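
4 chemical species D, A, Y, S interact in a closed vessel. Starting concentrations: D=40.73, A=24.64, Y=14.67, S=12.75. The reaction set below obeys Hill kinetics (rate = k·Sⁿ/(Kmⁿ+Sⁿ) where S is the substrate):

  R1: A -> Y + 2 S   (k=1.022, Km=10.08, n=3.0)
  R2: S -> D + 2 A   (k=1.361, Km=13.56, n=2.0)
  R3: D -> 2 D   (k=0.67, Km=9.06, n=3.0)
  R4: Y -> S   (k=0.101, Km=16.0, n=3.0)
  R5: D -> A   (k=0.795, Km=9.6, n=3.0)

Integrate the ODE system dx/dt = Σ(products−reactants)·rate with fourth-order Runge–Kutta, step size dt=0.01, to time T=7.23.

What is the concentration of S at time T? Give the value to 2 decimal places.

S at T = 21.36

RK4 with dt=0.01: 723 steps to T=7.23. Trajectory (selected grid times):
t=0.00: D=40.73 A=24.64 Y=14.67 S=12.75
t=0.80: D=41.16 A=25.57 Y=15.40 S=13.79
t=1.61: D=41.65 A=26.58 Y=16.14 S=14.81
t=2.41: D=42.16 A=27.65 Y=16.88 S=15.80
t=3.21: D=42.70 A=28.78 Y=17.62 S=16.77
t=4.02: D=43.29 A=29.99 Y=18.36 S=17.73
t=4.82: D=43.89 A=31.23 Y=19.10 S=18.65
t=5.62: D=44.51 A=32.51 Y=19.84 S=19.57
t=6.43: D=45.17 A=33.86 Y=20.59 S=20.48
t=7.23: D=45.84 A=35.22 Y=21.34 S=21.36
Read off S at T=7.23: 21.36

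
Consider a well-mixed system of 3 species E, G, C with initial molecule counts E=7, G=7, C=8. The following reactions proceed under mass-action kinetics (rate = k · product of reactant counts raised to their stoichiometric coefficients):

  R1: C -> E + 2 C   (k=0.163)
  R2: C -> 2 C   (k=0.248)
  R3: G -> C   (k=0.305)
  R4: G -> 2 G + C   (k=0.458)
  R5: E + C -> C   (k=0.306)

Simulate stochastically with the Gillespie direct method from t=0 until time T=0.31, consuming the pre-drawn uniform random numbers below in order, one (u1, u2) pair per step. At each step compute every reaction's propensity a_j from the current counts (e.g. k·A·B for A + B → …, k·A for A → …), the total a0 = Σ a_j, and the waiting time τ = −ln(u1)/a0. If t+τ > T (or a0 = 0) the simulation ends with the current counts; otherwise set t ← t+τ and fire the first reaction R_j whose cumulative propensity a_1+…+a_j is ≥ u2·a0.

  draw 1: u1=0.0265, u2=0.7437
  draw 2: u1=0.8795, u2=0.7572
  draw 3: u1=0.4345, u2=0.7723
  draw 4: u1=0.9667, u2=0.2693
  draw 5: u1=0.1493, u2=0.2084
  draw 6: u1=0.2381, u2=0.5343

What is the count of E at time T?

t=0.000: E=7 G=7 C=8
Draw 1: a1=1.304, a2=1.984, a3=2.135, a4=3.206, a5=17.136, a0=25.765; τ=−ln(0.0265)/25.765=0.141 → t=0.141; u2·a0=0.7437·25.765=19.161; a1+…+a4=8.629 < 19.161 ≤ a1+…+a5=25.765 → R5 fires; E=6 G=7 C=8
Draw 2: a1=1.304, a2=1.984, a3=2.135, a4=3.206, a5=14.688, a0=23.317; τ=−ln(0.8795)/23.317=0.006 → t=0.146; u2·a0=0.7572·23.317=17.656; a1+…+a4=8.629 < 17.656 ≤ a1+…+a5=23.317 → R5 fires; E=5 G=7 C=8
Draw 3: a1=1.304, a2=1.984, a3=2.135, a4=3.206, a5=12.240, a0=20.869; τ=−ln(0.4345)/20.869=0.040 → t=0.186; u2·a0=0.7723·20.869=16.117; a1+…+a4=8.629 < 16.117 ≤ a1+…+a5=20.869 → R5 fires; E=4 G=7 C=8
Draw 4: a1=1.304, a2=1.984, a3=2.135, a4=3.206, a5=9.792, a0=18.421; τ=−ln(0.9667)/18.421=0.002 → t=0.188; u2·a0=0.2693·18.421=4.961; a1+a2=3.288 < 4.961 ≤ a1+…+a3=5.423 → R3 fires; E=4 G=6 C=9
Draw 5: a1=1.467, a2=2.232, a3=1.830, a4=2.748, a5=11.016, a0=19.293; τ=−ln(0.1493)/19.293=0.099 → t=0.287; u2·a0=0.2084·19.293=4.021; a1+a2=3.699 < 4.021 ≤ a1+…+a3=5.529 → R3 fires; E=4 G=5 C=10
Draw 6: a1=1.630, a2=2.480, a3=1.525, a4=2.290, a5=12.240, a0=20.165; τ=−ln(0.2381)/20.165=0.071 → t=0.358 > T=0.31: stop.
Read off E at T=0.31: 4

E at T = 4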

■ Work instructions
Write out the records once more, precisely as they stand.

■ Completed exercise
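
4 chemical species D, A, Y, S interact in a closed vessel. Starting concentrations: D=40.73, A=24.64, Y=14.67, S=12.75. The reaction set below obeys Hill kinetics (rate = k·Sⁿ/(Kmⁿ+Sⁿ) where S is the substrate):

  R1: A -> Y + 2 S   (k=1.022, Km=10.08, n=3.0)
  R2: S -> D + 2 A   (k=1.361, Km=13.56, n=2.0)
  R3: D -> 2 D   (k=0.67, Km=9.06, n=3.0)
  R4: Y -> S   (k=0.101, Km=16.0, n=3.0)
  R5: D -> A   (k=0.795, Km=9.6, n=3.0)

Integrate the ODE system dx/dt = Σ(products−reactants)·rate with fourth-order Runge–Kutta, step size dt=0.01, to time T=7.23.

What is the concentration of S at time T? Give the value to 2 decimal places.

S at T = 21.36

RK4 with dt=0.01: 723 steps to T=7.23. Trajectory (selected grid times):
t=0.00: D=40.73 A=24.64 Y=14.67 S=12.75
t=0.80: D=41.16 A=25.57 Y=15.40 S=13.79
t=1.61: D=41.65 A=26.58 Y=16.14 S=14.81
t=2.41: D=42.16 A=27.65 Y=16.88 S=15.80
t=3.21: D=42.70 A=28.78 Y=17.62 S=16.77
t=4.02: D=43.29 A=29.99 Y=18.36 S=17.73
t=4.82: D=43.89 A=31.23 Y=19.10 S=18.65
t=5.62: D=44.51 A=32.51 Y=19.84 S=19.57
t=6.43: D=45.17 A=33.86 Y=20.59 S=20.48
t=7.23: D=45.84 A=35.22 Y=21.34 S=21.36
Read off S at T=7.23: 21.36

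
Consider a well-mixed system of 3 species E, G, C with initial molecule counts E=7, G=7, C=8. The following reactions proceed under mass-action kinetics (rate = k · product of reactant counts raised to their stoichiometric coefficients):

  R1: C -> E + 2 C   (k=0.163)
  R2: C -> 2 C   (k=0.248)
  R3: G -> C   (k=0.305)
  R4: G -> 2 G + C   (k=0.458)
  R5: E + C -> C   (k=0.306)

Simulate stochastically with the Gillespie direct method from t=0 until time T=0.31, consuming the pre-drawn uniform random numbers below in order, one (u1, u2) pair per step. At each step compute every reaction's propensity a_j from the current counts (e.g. k·A·B for A + B → …, k·A for A → …), the total a0 = Σ a_j, and the waiting time τ = −ln(u1)/a0. If t+τ > T (or a0 = 0) the simulation ends with the current counts; otherwise set t ← t+τ and fire the first reaction R_j whose cumulative propensity a_1+…+a_j is ≥ u2·a0.

  draw 1: u1=0.0265, u2=0.7437
  draw 2: u1=0.8795, u2=0.7572
  draw 3: u1=0.4345, u2=0.7723
  draw 4: u1=0.9667, u2=0.2693
  draw 5: u1=0.1493, u2=0.2084
  draw 6: u1=0.2381, u2=0.5343

What is the count of E at time T?

t=0.000: E=7 G=7 C=8
Draw 1: a1=1.304, a2=1.984, a3=2.135, a4=3.206, a5=17.136, a0=25.765; τ=−ln(0.0265)/25.765=0.141 → t=0.141; u2·a0=0.7437·25.765=19.161; a1+…+a4=8.629 < 19.161 ≤ a1+…+a5=25.765 → R5 fires; E=6 G=7 C=8
Draw 2: a1=1.304, a2=1.984, a3=2.135, a4=3.206, a5=14.688, a0=23.317; τ=−ln(0.8795)/23.317=0.006 → t=0.146; u2·a0=0.7572·23.317=17.656; a1+…+a4=8.629 < 17.656 ≤ a1+…+a5=23.317 → R5 fires; E=5 G=7 C=8
Draw 3: a1=1.304, a2=1.984, a3=2.135, a4=3.206, a5=12.240, a0=20.869; τ=−ln(0.4345)/20.869=0.040 → t=0.186; u2·a0=0.7723·20.869=16.117; a1+…+a4=8.629 < 16.117 ≤ a1+…+a5=20.869 → R5 fires; E=4 G=7 C=8
Draw 4: a1=1.304, a2=1.984, a3=2.135, a4=3.206, a5=9.792, a0=18.421; τ=−ln(0.9667)/18.421=0.002 → t=0.188; u2·a0=0.2693·18.421=4.961; a1+a2=3.288 < 4.961 ≤ a1+…+a3=5.423 → R3 fires; E=4 G=6 C=9
Draw 5: a1=1.467, a2=2.232, a3=1.830, a4=2.748, a5=11.016, a0=19.293; τ=−ln(0.1493)/19.293=0.099 → t=0.287; u2·a0=0.2084·19.293=4.021; a1+a2=3.699 < 4.021 ≤ a1+…+a3=5.529 → R3 fires; E=4 G=5 C=10
Draw 6: a1=1.630, a2=2.480, a3=1.525, a4=2.290, a5=12.240, a0=20.165; τ=−ln(0.2381)/20.165=0.071 → t=0.358 > T=0.31: stop.
Read off E at T=0.31: 4

E at T = 4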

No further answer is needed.